=== WHAT TO DO ===
Show every line of the data where the word "Marginal" can be found.

=== INPUT ===
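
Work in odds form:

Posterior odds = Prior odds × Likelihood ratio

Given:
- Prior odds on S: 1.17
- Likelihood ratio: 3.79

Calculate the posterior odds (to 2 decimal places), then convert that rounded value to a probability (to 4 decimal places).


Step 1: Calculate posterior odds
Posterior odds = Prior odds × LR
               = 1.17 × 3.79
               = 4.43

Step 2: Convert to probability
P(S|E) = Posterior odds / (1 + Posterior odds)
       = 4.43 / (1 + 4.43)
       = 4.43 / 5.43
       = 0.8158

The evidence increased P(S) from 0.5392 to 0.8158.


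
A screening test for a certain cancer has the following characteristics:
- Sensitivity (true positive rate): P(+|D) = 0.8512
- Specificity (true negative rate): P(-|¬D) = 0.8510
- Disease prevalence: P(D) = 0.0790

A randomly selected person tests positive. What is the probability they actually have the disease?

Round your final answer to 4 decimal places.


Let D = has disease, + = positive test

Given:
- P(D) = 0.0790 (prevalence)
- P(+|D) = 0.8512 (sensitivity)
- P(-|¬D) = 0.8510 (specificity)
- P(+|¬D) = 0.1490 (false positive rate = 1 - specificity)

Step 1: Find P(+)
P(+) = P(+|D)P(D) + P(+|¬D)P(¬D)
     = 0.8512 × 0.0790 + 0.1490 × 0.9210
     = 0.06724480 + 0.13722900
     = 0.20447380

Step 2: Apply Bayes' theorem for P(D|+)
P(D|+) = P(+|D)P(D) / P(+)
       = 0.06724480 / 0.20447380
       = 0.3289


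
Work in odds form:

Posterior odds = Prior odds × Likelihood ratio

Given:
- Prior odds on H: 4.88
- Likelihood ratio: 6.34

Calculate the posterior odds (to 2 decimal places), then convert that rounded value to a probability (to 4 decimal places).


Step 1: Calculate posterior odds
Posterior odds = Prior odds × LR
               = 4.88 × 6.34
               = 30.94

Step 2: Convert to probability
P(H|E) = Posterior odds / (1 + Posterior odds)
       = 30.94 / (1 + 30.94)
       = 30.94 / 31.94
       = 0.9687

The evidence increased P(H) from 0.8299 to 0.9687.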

* * *

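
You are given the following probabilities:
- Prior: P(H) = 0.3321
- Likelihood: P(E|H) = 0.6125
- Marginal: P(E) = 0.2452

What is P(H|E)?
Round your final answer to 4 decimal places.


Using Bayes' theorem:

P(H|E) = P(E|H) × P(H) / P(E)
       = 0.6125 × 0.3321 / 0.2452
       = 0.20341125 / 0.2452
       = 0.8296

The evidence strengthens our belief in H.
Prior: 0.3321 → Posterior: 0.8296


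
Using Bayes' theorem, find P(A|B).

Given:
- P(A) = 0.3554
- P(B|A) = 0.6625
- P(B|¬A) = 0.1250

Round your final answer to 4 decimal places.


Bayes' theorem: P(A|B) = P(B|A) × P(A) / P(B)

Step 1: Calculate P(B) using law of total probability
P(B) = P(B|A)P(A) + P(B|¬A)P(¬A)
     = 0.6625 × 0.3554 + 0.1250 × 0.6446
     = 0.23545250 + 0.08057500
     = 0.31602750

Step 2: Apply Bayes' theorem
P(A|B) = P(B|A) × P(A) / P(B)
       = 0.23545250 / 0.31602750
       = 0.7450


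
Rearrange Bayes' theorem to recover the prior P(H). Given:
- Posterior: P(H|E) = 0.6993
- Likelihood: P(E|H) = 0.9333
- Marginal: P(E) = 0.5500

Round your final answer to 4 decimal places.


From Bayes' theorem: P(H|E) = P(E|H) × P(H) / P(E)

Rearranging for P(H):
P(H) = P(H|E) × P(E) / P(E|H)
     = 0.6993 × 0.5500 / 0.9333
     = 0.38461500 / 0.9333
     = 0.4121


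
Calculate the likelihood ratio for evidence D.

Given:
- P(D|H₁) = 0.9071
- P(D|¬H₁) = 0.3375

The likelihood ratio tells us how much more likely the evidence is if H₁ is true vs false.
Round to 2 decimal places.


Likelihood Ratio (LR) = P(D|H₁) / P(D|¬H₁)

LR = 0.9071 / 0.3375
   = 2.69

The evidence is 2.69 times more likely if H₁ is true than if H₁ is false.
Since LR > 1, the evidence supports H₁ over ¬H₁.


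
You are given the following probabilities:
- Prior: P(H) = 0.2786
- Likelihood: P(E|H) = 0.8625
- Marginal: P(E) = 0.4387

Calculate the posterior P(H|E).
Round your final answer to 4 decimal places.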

* * *

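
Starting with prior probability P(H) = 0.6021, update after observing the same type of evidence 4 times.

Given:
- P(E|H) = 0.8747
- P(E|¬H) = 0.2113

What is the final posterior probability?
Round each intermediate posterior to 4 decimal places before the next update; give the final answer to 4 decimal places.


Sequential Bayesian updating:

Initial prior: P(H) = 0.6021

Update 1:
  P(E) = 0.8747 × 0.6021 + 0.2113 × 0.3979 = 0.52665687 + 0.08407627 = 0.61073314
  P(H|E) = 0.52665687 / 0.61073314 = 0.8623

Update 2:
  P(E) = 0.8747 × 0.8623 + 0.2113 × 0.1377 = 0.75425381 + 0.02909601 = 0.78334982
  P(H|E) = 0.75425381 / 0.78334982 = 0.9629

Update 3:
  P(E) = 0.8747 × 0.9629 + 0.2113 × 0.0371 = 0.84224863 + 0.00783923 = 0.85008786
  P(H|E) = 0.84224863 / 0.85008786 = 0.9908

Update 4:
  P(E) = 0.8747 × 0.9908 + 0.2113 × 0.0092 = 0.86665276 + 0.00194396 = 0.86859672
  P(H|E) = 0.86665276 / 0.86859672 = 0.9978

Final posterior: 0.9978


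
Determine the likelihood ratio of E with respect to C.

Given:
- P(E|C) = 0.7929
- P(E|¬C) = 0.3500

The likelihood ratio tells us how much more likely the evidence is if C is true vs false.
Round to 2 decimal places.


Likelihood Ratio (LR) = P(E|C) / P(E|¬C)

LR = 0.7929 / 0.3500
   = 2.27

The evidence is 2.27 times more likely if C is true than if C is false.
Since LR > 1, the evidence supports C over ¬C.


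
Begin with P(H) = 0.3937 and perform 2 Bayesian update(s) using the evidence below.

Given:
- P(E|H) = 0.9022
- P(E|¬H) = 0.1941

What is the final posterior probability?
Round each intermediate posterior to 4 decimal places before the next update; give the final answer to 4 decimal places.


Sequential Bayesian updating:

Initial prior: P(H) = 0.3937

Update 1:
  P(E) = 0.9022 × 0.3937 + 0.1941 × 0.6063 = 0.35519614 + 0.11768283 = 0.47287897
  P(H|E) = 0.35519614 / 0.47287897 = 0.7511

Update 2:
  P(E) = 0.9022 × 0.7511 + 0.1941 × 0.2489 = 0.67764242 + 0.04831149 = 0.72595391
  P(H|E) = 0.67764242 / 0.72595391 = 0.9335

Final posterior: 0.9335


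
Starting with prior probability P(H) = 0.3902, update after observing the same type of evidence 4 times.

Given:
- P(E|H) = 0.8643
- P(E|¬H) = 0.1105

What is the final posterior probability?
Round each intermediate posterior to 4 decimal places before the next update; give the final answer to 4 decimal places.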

=== COMPLETED TASK ===
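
- Marginal: P(E) = 0.2452
- Marginal: P(E) = 0.5500
- Marginal: P(E) = 0.4387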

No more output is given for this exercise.